BRIEF: Each of the records that follow needs an exact reproduction.

Segment Start: EXTRACTED INFORMATION

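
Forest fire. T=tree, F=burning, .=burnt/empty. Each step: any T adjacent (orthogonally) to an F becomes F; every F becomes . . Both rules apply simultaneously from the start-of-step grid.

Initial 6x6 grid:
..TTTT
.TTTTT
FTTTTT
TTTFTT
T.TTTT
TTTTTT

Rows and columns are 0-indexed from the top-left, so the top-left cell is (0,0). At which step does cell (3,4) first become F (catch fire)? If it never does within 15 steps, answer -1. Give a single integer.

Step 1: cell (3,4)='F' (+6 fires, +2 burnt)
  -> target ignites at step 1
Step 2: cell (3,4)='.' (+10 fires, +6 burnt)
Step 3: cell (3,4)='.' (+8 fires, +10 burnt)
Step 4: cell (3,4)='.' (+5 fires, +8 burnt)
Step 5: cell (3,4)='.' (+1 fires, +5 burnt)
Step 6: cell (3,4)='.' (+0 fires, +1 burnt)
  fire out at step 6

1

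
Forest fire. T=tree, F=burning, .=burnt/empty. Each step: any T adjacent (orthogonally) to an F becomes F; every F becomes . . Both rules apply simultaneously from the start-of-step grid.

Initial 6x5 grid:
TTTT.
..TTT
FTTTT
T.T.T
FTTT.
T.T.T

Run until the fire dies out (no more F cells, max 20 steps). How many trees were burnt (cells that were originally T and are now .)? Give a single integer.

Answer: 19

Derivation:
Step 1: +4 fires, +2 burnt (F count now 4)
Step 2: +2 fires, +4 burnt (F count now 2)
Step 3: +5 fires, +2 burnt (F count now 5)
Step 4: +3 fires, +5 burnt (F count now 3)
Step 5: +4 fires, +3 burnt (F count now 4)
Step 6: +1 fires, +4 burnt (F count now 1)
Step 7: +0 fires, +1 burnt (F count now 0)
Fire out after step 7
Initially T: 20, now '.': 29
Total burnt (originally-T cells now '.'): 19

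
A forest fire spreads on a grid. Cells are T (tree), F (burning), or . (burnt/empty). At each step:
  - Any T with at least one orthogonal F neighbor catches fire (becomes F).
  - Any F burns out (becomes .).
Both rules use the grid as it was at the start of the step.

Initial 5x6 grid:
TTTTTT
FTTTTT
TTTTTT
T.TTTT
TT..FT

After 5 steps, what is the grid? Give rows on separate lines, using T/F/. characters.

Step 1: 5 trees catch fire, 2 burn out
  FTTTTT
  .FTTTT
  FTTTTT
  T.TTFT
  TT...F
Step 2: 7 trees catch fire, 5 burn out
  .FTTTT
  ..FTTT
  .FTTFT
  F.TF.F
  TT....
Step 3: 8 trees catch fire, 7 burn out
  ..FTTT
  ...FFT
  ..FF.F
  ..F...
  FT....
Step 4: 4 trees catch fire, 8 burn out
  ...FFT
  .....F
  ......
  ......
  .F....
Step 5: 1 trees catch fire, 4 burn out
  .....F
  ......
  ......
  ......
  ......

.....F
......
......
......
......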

Segment End: EXTRACTED INFORMATION

EXERCISE RESPONSE:
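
Forest fire. T=tree, F=burning, .=burnt/empty. Each step: any T adjacent (orthogonally) to an F becomes F; every F becomes . . Both rules apply simultaneously from the start-of-step grid.

Initial 6x6 grid:
..TTTT
.TTTTT
FTTTTT
TTTFTT
T.TTTT
TTTTTT

Rows and columns are 0-indexed from the top-left, so the top-left cell is (0,0). At which step does cell (3,4) first become F (catch fire)? If it never does within 15 steps, answer -1. Give a single integer.

Step 1: cell (3,4)='F' (+6 fires, +2 burnt)
  -> target ignites at step 1
Step 2: cell (3,4)='.' (+10 fires, +6 burnt)
Step 3: cell (3,4)='.' (+8 fires, +10 burnt)
Step 4: cell (3,4)='.' (+5 fires, +8 burnt)
Step 5: cell (3,4)='.' (+1 fires, +5 burnt)
Step 6: cell (3,4)='.' (+0 fires, +1 burnt)
  fire out at step 6

1

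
Forest fire. T=tree, F=burning, .=burnt/empty. Each step: any T adjacent (orthogonally) to an F becomes F; every F becomes . . Both rules apply simultaneously from the start-of-step grid.

Initial 6x5 grid:
TTTT.
..TTT
FTTTT
T.T.T
FTTT.
T.T.T

Run until the fire dies out (no more F cells, max 20 steps). How many trees were burnt (cells that were originally T and are now .)? Give a single integer.

Answer: 19

Derivation:
Step 1: +4 fires, +2 burnt (F count now 4)
Step 2: +2 fires, +4 burnt (F count now 2)
Step 3: +5 fires, +2 burnt (F count now 5)
Step 4: +3 fires, +5 burnt (F count now 3)
Step 5: +4 fires, +3 burnt (F count now 4)
Step 6: +1 fires, +4 burnt (F count now 1)
Step 7: +0 fires, +1 burnt (F count now 0)
Fire out after step 7
Initially T: 20, now '.': 29
Total burnt (originally-T cells now '.'): 19

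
A forest fire spreads on a grid. Cells are T (tree), F (burning), or . (burnt/empty). At each step:
  - Any T with at least one orthogonal F neighbor catches fire (becomes F).
  - Any F burns out (becomes .).
Both rules use the grid as it was at the start of the step.

Initial 5x6 grid:
TTTTTT
FTTTTT
TTTTTT
T.TTTT
TT..FT

After 5 steps, what is the grid? Give rows on separate lines, using T/F/. characters.

Step 1: 5 trees catch fire, 2 burn out
  FTTTTT
  .FTTTT
  FTTTTT
  T.TTFT
  TT...F
Step 2: 7 trees catch fire, 5 burn out
  .FTTTT
  ..FTTT
  .FTTFT
  F.TF.F
  TT....
Step 3: 8 trees catch fire, 7 burn out
  ..FTTT
  ...FFT
  ..FF.F
  ..F...
  FT....
Step 4: 4 trees catch fire, 8 burn out
  ...FFT
  .....F
  ......
  ......
  .F....
Step 5: 1 trees catch fire, 4 burn out
  .....F
  ......
  ......
  ......
  ......

.....F
......
......
......
......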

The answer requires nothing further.